[Saved entries]
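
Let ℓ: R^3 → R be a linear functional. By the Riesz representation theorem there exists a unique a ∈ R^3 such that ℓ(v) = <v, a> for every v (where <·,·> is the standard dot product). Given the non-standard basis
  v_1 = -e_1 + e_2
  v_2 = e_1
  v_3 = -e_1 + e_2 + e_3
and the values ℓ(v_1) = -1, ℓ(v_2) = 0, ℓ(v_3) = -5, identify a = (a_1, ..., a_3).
a = (0, -1, -4)

Write a = (a_1, ..., a_3) in the standard basis. For each basis vector v_i, ℓ(v_i) = <v_i, a> is a linear equation in the a_j's. Collect the n equations into a matrix system V a = ℓ, where row i of V is v_i (expressed in the standard basis). Since V is invertible (lower-triangular with 1s on the diagonal, up to permutation), solve by back-substitution:
  V =
[[-1, 1, 0],
 [1, 0, 0],
 [-1, 1, 1]]
  V a = (-1, 0, -5)
Solving gives a = (0, -1, -4).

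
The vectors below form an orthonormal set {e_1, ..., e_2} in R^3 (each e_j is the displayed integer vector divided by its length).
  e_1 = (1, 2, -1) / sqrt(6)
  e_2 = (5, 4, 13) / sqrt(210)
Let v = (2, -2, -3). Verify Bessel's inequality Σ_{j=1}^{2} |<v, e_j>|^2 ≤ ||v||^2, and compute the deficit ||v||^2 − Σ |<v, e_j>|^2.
Σ |<v, e_j>|^2 = 234/35; ||v||^2 = 17; deficit = 361/35

Write each e_j = u_j / sqrt(<u_j, u_j>) where u_j is the displayed integer vector. Then <v, e_j> = <v, u_j> / sqrt(<u_j, u_j>), so |<v, e_j>|^2 = <v, u_j>^2 / <u_j, u_j>.
Coefficients: <v, e_1> = 1/sqrt(6), <v, e_2> = -37/sqrt(210).
Square and sum: Σ |<v, e_j>|^2 = 234/35.
Compute ||v||^2 = v·v = 17.
Deficit = 17 − 234/35 = 361/35 ≥ 0, confirming Bessel's inequality. (The deficit equals ||v − Σ <v,e_j> e_j||^2, the squared distance from v to span{e_j}.)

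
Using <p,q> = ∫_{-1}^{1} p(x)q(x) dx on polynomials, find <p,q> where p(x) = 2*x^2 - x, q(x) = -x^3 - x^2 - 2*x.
<p,q> = 14/15

Expand the product: p(x)·q(x) = -2*x^5 - x^4 - 3*x^3 + 2*x^2.
∫_{-1}^{1} of each monomial x^k gives [2/(k+1) if k even, 0 if k odd]. Integrating term-by-term (or equivalently evaluating the antiderivative F(x) = -x^6/3 - x^5/5 - 3*x^4/4 + 2*x^3/3 at the endpoints):
  F(1) − F(−1) = -37/60 − (-31/20) = 14/15.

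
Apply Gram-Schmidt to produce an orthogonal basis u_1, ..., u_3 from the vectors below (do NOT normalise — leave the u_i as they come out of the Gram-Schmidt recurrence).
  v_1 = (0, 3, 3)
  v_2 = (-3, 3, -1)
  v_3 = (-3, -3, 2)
Orthogonal basis:
  u_1 = (0, 3, 3)
  u_2 = (-3, 2, -2)
  u_3 = (-54/17, -81/34, 81/34)

Apply the Gram-Schmidt recurrence
  u_1 = v_1
  u_i = v_i − Σ_{j<i} ((v_i · u_j) / (u_j · u_j)) · u_j.

Step by step this gives:
  u_1 = (0, 3, 3)
  u_2 = (-3, 2, -2)
  u_3 = (-54/17, -81/34, 81/34)

Orthogonality check:
  u_2 · u_1 = 0 (should be 0)
  u_3 · u_1 = 0 (should be 0)
  u_3 · u_2 = 0 (should be 0)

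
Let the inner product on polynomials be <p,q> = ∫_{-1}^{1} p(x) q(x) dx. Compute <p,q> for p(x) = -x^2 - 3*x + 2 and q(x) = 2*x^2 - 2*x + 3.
<p,q> = 238/15

Expand the product: p(x)·q(x) = -2*x^4 - 4*x^3 + 7*x^2 - 13*x + 6.
∫_{-1}^{1} of each monomial x^k gives [2/(k+1) if k even, 0 if k odd]. Integrating term-by-term (or equivalently evaluating the antiderivative F(x) = -2*x^5/5 - x^4 + 7*x^3/3 - 13*x^2/2 + 6*x at the endpoints):
  F(1) − F(−1) = 13/30 − (-463/30) = 238/15.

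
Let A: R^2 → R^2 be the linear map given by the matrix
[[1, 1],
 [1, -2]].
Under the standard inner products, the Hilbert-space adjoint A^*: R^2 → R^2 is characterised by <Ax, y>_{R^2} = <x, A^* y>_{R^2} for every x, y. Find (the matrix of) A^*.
A^* = A^T =
[[1, 1],
 [1, -2]]

For real matrices with standard dot products, the defining identity <Ax, y> = <x, A^* y> gives (Ax)^T y = x^T (A^*) y, i.e. x^T A^T y = x^T (A^*) y. Since this holds for all x, y, we must have A^* = A^T. Therefore
A^* =
[[1, 1],
 [1, -2]].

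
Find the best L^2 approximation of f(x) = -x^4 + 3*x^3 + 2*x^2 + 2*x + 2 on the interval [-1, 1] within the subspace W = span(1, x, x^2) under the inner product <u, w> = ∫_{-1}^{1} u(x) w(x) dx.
g(x) = 8*x^2/7 + 19*x/5 + 73/35

The best approximation g ∈ W is the orthogonal projection of f onto W. Writing g = a_0 + a_1 x + a_2 x^2, the coefficients solve the normal equations G · a = b where
  G_{ij} = <φ_i, φ_j> and b_i = <f, φ_i>, with φ_0 = 1, φ_1 = x, φ_2 = x^2.
G =
  [2, 0, 2/3]
  [0, 2/3, 0]
  [2/3, 0, 2/5],
b = (74/15, 38/15, 194/105).
Solving gives a_0 = 73/35, a_1 = 19/5, a_2 = 8/7, so
  g(x) = 8*x^2/7 + 19*x/5 + 73/35.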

Your task
Only the lines containing the word "below" should be returned from the data above.

Problem solution
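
The vectors below form an orthonormal set {e_1, ..., e_2} in R^3 (each e_j is the displayed integer vector divided by its length).
Apply Gram-Schmidt to produce an orthogonal basis u_1, ..., u_3 from the vectors below (do NOT normalise — leave the u_i as they come out of the Gram-Schmidt recurrence).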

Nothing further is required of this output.